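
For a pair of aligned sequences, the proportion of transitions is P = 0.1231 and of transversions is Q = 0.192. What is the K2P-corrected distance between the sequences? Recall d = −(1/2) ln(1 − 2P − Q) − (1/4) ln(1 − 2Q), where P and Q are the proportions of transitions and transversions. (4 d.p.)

Under the Kimura two-parameter model, d = −½ ln(1 − 2P − Q) − ¼ ln(1 − 2Q).
1 − 2P − Q = 0.5618, giving −½ ln(0.5618) = 0.288305.
1 − 2Q = 0.616, giving −¼ ln(0.616) = 0.121127.
d = 0.288305 + 0.121127 = 0.409432.

0.4094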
· · ·
Print the data above again, with nothing altered and nothing left out.

* **Exercise result**:
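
For a pair of aligned sequences, the proportion of transitions is P = 0.1231 and of transversions is Q = 0.192. What is the K2P-corrected distance between the sequences? Recall d = −(1/2) ln(1 − 2P − Q) − (1/4) ln(1 − 2Q), where P and Q are the proportions of transitions and transversions. (4 d.p.)

Under the Kimura two-parameter model, d = −½ ln(1 − 2P − Q) − ¼ ln(1 − 2Q).
1 − 2P − Q = 0.5618, giving −½ ln(0.5618) = 0.288305.
1 − 2Q = 0.616, giving −¼ ln(0.616) = 0.121127.
d = 0.288305 + 0.121127 = 0.409432.

0.4094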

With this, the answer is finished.